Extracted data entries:
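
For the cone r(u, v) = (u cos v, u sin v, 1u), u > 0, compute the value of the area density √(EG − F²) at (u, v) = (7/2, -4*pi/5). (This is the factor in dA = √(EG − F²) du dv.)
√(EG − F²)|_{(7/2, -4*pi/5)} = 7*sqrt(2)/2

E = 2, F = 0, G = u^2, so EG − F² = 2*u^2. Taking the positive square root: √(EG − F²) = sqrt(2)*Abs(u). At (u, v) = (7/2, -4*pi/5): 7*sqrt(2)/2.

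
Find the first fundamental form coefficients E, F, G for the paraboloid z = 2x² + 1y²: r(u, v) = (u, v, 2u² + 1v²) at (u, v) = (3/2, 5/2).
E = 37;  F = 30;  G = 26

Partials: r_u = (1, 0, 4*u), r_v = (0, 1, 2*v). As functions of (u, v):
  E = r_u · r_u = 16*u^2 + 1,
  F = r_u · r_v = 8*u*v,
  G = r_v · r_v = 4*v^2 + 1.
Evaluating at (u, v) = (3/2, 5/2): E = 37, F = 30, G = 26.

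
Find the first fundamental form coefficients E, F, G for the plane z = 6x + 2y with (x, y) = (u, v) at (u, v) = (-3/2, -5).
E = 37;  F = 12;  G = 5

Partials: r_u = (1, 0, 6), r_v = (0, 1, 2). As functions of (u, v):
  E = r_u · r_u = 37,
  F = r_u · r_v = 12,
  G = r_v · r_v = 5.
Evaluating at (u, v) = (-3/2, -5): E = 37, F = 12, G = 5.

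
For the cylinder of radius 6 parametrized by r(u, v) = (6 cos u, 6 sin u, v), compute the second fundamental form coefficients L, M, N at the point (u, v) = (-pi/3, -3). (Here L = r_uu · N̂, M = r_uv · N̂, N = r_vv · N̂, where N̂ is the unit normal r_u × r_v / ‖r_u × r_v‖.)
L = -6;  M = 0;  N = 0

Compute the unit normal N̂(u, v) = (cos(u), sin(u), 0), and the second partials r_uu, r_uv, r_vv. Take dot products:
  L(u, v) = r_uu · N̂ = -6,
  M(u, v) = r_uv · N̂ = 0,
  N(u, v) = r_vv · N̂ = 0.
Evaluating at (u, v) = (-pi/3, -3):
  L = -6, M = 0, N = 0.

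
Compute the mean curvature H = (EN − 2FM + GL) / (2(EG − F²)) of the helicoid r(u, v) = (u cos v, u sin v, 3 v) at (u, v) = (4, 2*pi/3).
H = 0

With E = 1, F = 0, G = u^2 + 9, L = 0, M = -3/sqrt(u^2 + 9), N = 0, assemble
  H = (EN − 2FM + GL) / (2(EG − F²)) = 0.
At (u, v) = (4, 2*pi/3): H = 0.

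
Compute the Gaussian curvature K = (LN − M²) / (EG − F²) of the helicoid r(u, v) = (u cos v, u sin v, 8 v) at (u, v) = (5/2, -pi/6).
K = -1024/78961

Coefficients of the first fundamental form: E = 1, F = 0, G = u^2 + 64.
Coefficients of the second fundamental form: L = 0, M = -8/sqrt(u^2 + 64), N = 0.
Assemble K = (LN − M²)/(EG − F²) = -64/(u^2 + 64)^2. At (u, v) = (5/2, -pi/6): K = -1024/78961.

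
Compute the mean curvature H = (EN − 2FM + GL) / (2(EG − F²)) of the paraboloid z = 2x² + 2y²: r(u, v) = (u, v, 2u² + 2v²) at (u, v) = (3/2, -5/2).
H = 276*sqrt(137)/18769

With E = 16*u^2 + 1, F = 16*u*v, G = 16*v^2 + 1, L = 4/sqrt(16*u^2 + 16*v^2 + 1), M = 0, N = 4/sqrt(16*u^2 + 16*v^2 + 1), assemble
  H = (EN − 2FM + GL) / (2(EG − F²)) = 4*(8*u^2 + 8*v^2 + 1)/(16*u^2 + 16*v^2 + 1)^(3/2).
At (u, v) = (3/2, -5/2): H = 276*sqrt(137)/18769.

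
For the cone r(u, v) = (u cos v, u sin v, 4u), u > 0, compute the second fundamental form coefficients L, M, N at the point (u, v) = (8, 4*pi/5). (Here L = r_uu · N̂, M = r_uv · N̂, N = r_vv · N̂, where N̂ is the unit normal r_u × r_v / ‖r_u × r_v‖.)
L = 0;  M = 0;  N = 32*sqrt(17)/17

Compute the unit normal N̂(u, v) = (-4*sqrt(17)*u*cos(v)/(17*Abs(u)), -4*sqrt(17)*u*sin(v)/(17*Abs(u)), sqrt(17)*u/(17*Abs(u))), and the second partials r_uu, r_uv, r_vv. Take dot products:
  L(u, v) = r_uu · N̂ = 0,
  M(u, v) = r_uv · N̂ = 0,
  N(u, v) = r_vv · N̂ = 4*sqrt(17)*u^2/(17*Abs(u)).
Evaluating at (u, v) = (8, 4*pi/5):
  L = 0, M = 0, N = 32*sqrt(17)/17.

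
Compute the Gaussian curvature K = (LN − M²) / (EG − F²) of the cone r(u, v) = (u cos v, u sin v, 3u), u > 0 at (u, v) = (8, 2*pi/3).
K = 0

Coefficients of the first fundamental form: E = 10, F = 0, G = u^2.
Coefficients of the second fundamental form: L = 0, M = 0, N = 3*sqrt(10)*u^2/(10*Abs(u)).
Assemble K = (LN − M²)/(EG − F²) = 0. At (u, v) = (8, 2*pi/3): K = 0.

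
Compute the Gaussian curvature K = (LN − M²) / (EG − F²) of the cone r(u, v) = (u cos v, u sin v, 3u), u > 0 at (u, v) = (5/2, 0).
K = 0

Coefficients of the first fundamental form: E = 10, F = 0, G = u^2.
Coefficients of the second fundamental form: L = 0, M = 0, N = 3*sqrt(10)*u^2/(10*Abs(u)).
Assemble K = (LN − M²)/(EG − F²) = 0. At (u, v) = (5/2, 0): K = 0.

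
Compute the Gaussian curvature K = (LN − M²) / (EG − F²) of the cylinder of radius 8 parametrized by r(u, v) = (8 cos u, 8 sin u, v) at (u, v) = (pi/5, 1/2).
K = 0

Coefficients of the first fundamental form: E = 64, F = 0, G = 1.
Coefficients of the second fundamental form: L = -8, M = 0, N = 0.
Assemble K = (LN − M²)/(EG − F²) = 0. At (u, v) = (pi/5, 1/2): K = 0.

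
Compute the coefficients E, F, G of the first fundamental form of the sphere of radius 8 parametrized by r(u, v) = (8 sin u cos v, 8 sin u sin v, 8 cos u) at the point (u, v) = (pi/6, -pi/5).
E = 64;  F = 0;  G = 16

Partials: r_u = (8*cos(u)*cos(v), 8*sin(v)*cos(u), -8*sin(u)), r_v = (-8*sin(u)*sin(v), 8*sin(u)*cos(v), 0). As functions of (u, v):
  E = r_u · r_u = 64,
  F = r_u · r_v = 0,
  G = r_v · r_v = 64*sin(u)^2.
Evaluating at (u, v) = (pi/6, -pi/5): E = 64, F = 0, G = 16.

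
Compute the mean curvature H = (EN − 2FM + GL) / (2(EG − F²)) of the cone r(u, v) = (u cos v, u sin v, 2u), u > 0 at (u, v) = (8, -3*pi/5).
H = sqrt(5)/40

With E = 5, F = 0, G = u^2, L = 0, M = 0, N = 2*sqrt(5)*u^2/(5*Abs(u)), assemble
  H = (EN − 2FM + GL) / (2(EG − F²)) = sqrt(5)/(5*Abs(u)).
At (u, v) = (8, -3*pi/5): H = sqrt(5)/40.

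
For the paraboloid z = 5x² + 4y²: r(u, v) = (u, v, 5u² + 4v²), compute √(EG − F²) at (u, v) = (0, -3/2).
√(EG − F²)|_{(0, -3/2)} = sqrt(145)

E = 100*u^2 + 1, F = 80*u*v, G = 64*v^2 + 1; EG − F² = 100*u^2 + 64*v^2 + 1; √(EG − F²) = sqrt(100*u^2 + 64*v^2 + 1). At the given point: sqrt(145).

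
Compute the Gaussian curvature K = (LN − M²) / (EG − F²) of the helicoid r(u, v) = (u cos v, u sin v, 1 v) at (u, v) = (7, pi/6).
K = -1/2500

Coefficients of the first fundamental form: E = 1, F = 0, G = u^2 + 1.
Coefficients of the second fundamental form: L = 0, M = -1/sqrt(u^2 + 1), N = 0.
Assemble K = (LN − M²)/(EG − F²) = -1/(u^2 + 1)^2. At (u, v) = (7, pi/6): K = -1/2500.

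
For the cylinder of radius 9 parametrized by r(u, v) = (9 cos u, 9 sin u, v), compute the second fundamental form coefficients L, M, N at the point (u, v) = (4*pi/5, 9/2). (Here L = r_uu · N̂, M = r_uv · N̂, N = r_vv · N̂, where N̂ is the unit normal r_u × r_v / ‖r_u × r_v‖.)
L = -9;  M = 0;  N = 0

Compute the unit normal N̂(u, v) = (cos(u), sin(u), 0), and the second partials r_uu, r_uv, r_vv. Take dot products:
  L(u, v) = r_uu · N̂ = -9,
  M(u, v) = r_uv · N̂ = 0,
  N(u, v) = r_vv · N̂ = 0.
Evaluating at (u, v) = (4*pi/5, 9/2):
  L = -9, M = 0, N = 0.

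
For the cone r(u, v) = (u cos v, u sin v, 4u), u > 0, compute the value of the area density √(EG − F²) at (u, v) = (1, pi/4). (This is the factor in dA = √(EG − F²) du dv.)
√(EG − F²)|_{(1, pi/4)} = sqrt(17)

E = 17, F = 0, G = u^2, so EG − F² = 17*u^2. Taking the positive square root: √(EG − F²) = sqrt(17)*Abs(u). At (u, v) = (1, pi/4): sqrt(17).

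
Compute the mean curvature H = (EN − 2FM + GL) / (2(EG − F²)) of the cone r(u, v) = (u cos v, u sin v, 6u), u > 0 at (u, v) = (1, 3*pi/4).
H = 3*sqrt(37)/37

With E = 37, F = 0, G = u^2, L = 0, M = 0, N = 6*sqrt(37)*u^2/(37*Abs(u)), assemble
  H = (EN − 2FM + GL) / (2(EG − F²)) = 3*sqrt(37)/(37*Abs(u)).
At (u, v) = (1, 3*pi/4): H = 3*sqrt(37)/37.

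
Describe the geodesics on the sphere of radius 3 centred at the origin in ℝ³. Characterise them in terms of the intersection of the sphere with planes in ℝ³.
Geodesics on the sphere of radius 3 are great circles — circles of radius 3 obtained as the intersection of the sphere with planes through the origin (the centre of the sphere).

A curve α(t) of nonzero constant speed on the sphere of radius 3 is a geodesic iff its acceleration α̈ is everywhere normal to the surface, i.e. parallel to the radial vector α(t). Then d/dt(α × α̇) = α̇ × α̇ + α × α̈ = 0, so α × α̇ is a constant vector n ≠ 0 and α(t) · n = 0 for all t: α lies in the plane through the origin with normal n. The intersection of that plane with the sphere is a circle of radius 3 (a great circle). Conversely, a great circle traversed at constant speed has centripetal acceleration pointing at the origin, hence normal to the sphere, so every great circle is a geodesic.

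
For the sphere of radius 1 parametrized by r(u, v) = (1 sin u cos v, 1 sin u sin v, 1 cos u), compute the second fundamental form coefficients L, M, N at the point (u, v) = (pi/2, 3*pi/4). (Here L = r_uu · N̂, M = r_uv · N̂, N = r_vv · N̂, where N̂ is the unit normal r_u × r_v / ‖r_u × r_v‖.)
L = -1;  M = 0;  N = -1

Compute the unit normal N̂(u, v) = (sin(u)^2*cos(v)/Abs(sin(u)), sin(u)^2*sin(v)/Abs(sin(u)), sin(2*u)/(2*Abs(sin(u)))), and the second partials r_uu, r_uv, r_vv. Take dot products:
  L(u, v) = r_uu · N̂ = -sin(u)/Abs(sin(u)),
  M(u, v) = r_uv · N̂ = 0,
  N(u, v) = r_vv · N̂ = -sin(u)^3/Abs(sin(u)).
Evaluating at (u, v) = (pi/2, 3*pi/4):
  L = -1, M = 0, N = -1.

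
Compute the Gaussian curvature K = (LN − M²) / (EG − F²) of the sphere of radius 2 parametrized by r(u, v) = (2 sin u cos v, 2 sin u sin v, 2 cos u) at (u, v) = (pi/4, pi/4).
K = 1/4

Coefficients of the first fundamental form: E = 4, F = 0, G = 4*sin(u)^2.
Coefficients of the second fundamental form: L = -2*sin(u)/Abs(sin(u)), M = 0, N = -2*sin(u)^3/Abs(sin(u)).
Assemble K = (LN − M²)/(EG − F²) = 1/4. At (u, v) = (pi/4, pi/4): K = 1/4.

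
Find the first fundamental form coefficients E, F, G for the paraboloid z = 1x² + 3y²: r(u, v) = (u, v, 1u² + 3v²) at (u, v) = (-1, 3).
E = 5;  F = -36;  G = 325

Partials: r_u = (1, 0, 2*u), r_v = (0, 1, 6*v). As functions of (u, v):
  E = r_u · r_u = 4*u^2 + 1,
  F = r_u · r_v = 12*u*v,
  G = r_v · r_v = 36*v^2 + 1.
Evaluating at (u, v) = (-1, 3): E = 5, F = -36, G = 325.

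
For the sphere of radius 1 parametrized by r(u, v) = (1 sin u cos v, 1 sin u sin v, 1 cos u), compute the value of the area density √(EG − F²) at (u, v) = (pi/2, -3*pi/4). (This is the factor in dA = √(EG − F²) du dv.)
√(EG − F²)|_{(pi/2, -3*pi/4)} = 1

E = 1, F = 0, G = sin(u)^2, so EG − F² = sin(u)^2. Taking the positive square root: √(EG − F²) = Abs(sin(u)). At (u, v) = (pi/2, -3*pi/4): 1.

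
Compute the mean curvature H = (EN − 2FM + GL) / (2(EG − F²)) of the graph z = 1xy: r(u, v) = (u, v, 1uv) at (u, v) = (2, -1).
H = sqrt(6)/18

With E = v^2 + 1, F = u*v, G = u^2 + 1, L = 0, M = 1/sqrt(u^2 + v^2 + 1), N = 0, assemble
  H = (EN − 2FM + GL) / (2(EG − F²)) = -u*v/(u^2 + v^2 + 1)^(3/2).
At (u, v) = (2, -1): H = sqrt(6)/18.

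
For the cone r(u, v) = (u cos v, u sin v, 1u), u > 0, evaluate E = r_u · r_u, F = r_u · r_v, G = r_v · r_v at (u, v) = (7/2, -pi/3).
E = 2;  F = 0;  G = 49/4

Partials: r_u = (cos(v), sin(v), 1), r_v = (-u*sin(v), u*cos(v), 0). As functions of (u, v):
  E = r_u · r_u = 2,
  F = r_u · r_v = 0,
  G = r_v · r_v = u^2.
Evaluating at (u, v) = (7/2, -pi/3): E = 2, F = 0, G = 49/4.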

> DIRECTIONS FOR THIS TASK:
After locating the line with "v) = (7/2, -pi/3).", output that line and every later one exactly, through the end of the entries above.

> RESPONSE:
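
For the cone r(u, v) = (u cos v, u sin v, 1u), u > 0, evaluate E = r_u · r_u, F = r_u · r_v, G = r_v · r_v at (u, v) = (7/2, -pi/3).
E = 2;  F = 0;  G = 49/4

Partials: r_u = (cos(v), sin(v), 1), r_v = (-u*sin(v), u*cos(v), 0). As functions of (u, v):
  E = r_u · r_u = 2,
  F = r_u · r_v = 0,
  G = r_v · r_v = u^2.
Evaluating at (u, v) = (7/2, -pi/3): E = 2, F = 0, G = 49/4.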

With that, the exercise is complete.